◆ REQUIRED ACTION
Beginning at the line that contains "An auto-parts warehouse", write out each remaining line of the entries below exactly as it stands.

*** Opening of DATA FOR THIS TASK ***

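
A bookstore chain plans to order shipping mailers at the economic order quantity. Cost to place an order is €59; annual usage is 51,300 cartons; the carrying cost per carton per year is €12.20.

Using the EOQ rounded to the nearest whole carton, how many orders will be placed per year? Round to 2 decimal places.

72.87 orders per year

EOQ = √(2DS/H) = √(2 × 51,300 × 59 / 12.2)
    = √(496,180.33) ≈ 704.40 → Q = 704
N = D/Q = 51,300/704 ≈ 72.869 orders/yr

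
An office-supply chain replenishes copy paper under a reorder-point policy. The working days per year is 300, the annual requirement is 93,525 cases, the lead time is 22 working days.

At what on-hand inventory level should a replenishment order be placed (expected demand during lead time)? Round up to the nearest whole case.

6,859 cases

Daily demand d = 93,525 / 300 = 311.750 cases/day
Demand during lead time = 311.750 × 22 = 6,858.50
Reorder point = 6,858.50 → round up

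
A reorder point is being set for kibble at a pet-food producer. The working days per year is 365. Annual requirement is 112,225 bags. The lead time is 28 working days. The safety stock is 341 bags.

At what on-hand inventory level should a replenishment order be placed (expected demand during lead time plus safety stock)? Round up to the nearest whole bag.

Daily demand d = 112,225 / 365 = 307.466 bags/day
Demand during lead time = 307.466 × 28 = 8,609.04
Reorder point = 8,609.04 + 341 = 8,950.04 → round up

8,951 bags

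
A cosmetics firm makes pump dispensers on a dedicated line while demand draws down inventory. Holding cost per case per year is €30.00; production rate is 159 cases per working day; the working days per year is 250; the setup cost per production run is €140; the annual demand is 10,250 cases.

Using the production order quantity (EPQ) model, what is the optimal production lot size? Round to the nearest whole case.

d = 10,250/250 = 41.0000 cases/day;  effective holding cost H(1 − d/p) = 30·(1 − 41.0000/159) = 22.26415
Q* = √(2DS / H_eff) = √(2·10,250·140 / 22.26415) ≈ 359.04

359 cases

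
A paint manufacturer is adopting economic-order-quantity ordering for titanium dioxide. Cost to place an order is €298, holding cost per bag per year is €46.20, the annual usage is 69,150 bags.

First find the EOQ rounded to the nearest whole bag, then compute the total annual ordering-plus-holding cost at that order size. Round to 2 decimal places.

€43,635.53

Optimal lot size Q* = (2 × 69,150 × €298 / €46.2)^½ ≈ 944.49 → Q = 944 bags
Ordering: D/Q × S = 69,150/944 × €298 = €21,829.13
Holding:  Q/2 × H = 944/2 × €46.2 = €21,806.40
Total = €21,829.13 + €21,806.40 = €43,635.53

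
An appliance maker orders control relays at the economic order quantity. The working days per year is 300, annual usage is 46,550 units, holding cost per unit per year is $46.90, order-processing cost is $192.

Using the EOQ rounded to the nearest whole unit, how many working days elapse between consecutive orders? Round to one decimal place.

2DS/H = 2·46,550·192/46.9 = 381,134.33
EOQ = √381,134.33 ≈ 617.36 → Q = 617 units
Days between orders = 300 / (D/Q) = 300 / 75.446 ≈ 3.976

4.0 days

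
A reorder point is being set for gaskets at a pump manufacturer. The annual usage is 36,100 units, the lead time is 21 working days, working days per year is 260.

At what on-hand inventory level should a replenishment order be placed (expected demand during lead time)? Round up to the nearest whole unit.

Daily demand d = 36,100 / 260 = 138.846 units/day
Demand during lead time = 138.846 × 21 = 2,915.77
Reorder point = 2,915.77 → round up

2,916 units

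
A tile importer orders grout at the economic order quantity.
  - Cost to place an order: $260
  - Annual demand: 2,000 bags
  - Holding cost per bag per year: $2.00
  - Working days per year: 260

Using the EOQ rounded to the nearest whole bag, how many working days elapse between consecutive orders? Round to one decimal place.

2DS/H = 2·2,000·260/2 = 520,000.00
EOQ = √520,000.00 ≈ 721.11 → Q = 721 bags
Cycle time = (working days × Q)/D = (260 × 721) / 2,000 = 93.730 days

93.7 days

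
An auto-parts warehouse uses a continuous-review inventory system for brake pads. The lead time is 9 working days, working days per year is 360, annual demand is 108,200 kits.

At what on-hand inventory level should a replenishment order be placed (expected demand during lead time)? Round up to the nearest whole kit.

2,705 kits

Daily demand d = 108,200 / 360 = 300.556 kits/day
Demand during lead time = 300.556 × 9 = 2,705.00
Reorder point = 2,705.00 → round up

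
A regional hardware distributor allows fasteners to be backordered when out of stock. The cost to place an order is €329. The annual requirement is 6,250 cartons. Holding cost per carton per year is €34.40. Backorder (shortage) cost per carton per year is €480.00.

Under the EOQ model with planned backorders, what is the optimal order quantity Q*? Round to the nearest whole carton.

Basic EOQ = √(2·6,250·329/34.4) = 345.759
Backorder adjustment √((H+b)/b) = √((34.4+480)/480) = 1.0352
Q* = 345.759 × 1.0352 ≈ 357.93

358 cartons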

*** Close of DATA FOR THIS TASK ***

◆ RESPONSE TO THIS TASK
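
An auto-parts warehouse uses a continuous-review inventory system for brake pads. The lead time is 9 working days, working days per year is 360, annual demand is 108,200 kits.

At what on-hand inventory level should a replenishment order be placed (expected demand during lead time)? Round up to the nearest whole kit.

2,705 kits

Daily demand d = 108,200 / 360 = 300.556 kits/day
Demand during lead time = 300.556 × 9 = 2,705.00
Reorder point = 2,705.00 → round up

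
A regional hardware distributor allows fasteners to be backordered when out of stock. The cost to place an order is €329. The annual requirement is 6,250 cartons. Holding cost per carton per year is €34.40. Backorder (shortage) cost per carton per year is €480.00.

Under the EOQ model with planned backorders, what is the optimal order quantity Q*? Round to the nearest whole carton.

Basic EOQ = √(2·6,250·329/34.4) = 345.759
Backorder adjustment √((H+b)/b) = √((34.4+480)/480) = 1.0352
Q* = 345.759 × 1.0352 ≈ 357.93

358 cartons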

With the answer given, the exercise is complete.